Exercise: Search the data for the word "shot". Reproduce every line where it is found.
Start of Data to process
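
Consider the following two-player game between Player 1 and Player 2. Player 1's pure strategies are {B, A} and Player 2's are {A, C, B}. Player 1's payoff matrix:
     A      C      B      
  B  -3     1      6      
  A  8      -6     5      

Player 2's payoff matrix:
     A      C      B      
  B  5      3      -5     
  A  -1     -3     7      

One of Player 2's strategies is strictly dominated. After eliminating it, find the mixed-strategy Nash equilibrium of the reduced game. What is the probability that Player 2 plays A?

q = 1/12

Player 2's strategy C is strictly dominated by A: 5 > 3 and -1 > -3. Eliminate C.
Player 1's indifference between B and A determines Player 2's mixing probability q:
  Player 1's payoff from B: q·(-3) + (1−q)·6 = -9q + 6
  Player 1's payoff from A: q·8 + (1−q)·5 = 3q + 5
  -9q + 6 = 3q + 5  ⇒  -12q = -1  ⇒  q = 1/12.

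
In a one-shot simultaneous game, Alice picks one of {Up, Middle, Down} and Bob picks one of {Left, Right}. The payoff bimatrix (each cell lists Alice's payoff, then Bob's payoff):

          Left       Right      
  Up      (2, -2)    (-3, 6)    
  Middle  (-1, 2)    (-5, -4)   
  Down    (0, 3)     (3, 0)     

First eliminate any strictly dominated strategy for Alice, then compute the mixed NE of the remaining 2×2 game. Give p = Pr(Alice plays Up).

p = 3/11

Alice's strategy Middle is strictly dominated by Up: 2 > -1 and -3 > -5. Eliminate Middle.
Bob's indifference between Left and Right determines Alice's mixing probability p:
  Bob's payoff to Left: p·(-2) + (1−p)·3 = -5p + 3
  Bob's payoff to Right: p·6 + (1−p)·0 = 6p
  -5p + 3 = 6p  ⇒  -11p = -3  ⇒  p = 3/11.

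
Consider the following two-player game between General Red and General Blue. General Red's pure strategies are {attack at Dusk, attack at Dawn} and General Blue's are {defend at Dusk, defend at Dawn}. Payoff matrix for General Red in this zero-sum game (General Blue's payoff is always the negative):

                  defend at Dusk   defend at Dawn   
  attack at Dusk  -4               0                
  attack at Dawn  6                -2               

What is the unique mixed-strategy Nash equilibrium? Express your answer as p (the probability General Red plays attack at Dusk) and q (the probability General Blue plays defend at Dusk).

p = 2/3, q = 1/6

General Blue's indifference between defend at Dusk and defend at Dawn determines General Red's mixing probability p:
  General Blue's payoff from defend at Dusk: p·4 + (1−p)·(-6) = 10p - 6
  General Blue's payoff from defend at Dawn: p·0 + (1−p)·2 = -2p + 2
  10p - 6 = -2p + 2  ⇒  12p = 8  ⇒  p = 2/3.
For General Red to be willing to mix, General Red must be indifferent between attack at Dusk and attack at Dawn, which pins down General Blue's mix.
  General Red's expected payoff from attack at Dusk: q·(-4) + (1−q)·0 = -4q
  General Red's expected payoff from attack at Dawn: q·6 + (1−q)·(-2) = 8q - 2
  -4q = 8q - 2  ⇒  -12q = -2  ⇒  q = 1/6.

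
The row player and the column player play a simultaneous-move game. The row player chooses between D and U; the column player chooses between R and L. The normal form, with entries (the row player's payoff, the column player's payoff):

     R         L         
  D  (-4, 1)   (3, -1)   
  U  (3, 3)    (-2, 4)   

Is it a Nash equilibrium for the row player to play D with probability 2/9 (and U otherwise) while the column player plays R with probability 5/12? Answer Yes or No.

Given the row player's mix p = 2/9, the column player's payoff from R is 23/9 but from L is 26/9. The column player strictly prefers L, so the column player would not mix.
So the proposed profile is not a Nash equilibrium.

No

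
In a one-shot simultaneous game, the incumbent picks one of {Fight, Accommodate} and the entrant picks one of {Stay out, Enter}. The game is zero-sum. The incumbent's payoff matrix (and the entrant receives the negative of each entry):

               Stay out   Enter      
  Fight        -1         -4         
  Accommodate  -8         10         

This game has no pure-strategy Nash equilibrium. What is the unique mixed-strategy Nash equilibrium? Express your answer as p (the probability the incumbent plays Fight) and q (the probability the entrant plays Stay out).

For the entrant to be willing to mix, the entrant must be indifferent between Stay out and Enter, which pins down the incumbent's mix.
  the entrant's payoff from Stay out: p·1 + (1−p)·8 = -7p + 8
  the entrant's payoff from Enter: p·4 + (1−p)·(-10) = 14p - 10
  -7p + 8 = 14p - 10  ⇒  -21p = -18  ⇒  p = 6/7.
The entrant's mix must leave the incumbent indifferent between Fight and Accommodate.
  the incumbent's payoff to Fight: q·(-1) + (1−q)·(-4) = 3q - 4
  the incumbent's payoff to Accommodate: q·(-8) + (1−q)·10 = -18q + 10
  3q - 4 = -18q + 10  ⇒  21q = 14  ⇒  q = 2/3.

p = 6/7, q = 2/3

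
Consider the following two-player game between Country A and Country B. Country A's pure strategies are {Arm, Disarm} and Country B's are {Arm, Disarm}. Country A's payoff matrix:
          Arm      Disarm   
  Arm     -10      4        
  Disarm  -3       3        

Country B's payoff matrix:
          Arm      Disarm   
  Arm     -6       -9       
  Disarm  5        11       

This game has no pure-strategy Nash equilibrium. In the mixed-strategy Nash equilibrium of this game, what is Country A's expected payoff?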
End of Data to process
Reply to the exercise:
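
In a one-shot simultaneous game, Alice picks one of {Up, Middle, Down} and Bob picks one of {Left, Right}. The payoff bimatrix (each cell lists Alice's payoff, then Bob's payoff):
In a one-shot simultaneous game, the incumbent picks one of {Fight, Accommodate} and the entrant picks one of {Stay out, Enter}. The game is zero-sum. The incumbent's payoff matrix (and the entrant receives the negative of each entry):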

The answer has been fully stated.